# Instructions to follow
Retype, word for word, each line between the lines holding "284 | 22 | 30 |" and "An option is", inclusive, and leave the rest of the data alone.

[Saved data entries]
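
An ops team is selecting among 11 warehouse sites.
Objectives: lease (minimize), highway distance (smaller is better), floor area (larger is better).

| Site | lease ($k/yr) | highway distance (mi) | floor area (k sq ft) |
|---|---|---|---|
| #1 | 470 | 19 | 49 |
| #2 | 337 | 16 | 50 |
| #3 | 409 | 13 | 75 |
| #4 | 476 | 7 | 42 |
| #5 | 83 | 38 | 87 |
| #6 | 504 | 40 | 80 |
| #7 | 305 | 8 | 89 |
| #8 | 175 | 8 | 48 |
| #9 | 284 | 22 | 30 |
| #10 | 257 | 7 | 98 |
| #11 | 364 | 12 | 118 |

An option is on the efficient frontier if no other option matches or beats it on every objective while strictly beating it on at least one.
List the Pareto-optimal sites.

#5, #8, #10, #11

#1: dominated by #2 (lease 337≤470, highway distance 16≤19, floor area 50≥49).
#2: dominated by #7 (lease 305≤337, highway distance 8≤16, floor area 89≥50).
#3: dominated by #7 (lease 305≤409, highway distance 8≤13, floor area 89≥75).
#4: dominated by #10 (lease 257≤476, highway distance 7≤7, floor area 98≥42).
#5: not dominated (best lease).
#6: dominated by #5 (lease 83≤504, highway distance 38≤40, floor area 87≥80).
#7: dominated by #10 (lease 257≤305, highway distance 7≤8, floor area 98≥89).
#8: not dominated.
#9: dominated by #8 (lease 175≤284, highway distance 8≤22, floor area 48≥30).
#10: not dominated.
#11: not dominated (best floor area).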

# Solution
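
| #9 | 284 | 22 | 30 |
| #10 | 257 | 7 | 98 |
| #11 | 364 | 12 | 118 |

An option is on the efficient frontier if no other option matches or beats it on every objective while strictly beating it on at least one.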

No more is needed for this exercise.